PROBLEM DETAILS: Return only the lines from the top of the material through the line marked by "Answer: $2 i", unaltered.

PROVIDED ENTRIES:
__________________________________________________

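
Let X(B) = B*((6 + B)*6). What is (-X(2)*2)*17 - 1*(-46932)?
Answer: 43668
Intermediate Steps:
X(B) = B*(36 + 6*B)
(-X(2)*2)*17 - 1*(-46932) = (-6*2*(6 + 2)*2)*17 - 1*(-46932) = (-6*2*8*2)*17 + 46932 = (-1*96*2)*17 + 46932 = -96*2*17 + 46932 = -192*17 + 46932 = -3264 + 46932 = 43668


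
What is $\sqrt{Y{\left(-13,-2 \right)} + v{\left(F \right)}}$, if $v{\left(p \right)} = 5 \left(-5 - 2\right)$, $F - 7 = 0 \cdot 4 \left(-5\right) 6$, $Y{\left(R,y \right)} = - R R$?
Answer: $2 i \sqrt{51} \approx 14.283 i$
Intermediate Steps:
$Y{\left(R,y \right)} = - R^{2}$
$F = 7$ ($F = 7 + 0 \cdot 4 \left(-5\right) 6 = 7 + 0 \left(-5\right) 6 = 7 + 0 \cdot 6 = 7 + 0 = 7$)
$v{\left(p \right)} = -35$ ($v{\left(p \right)} = 5 \left(-7\right) = -35$)
$\sqrt{Y{\left(-13,-2 \right)} + v{\left(F \right)}} = \sqrt{- \left(-13\right)^{2} - 35} = \sqrt{\left(-1\right) 169 - 35} = \sqrt{-169 - 35} = \sqrt{-204} = 2 i \sqrt{51}$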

__________________________________________________

RESULT:
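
Let X(B) = B*((6 + B)*6). What is (-X(2)*2)*17 - 1*(-46932)?
Answer: 43668
Intermediate Steps:
X(B) = B*(36 + 6*B)
(-X(2)*2)*17 - 1*(-46932) = (-6*2*(6 + 2)*2)*17 - 1*(-46932) = (-6*2*8*2)*17 + 46932 = (-1*96*2)*17 + 46932 = -96*2*17 + 46932 = -192*17 + 46932 = -3264 + 46932 = 43668


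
What is $\sqrt{Y{\left(-13,-2 \right)} + v{\left(F \right)}}$, if $v{\left(p \right)} = 5 \left(-5 - 2\right)$, $F - 7 = 0 \cdot 4 \left(-5\right) 6$, $Y{\left(R,y \right)} = - R R$?
Answer: $2 i \sqrt{51} \approx 14.283 i$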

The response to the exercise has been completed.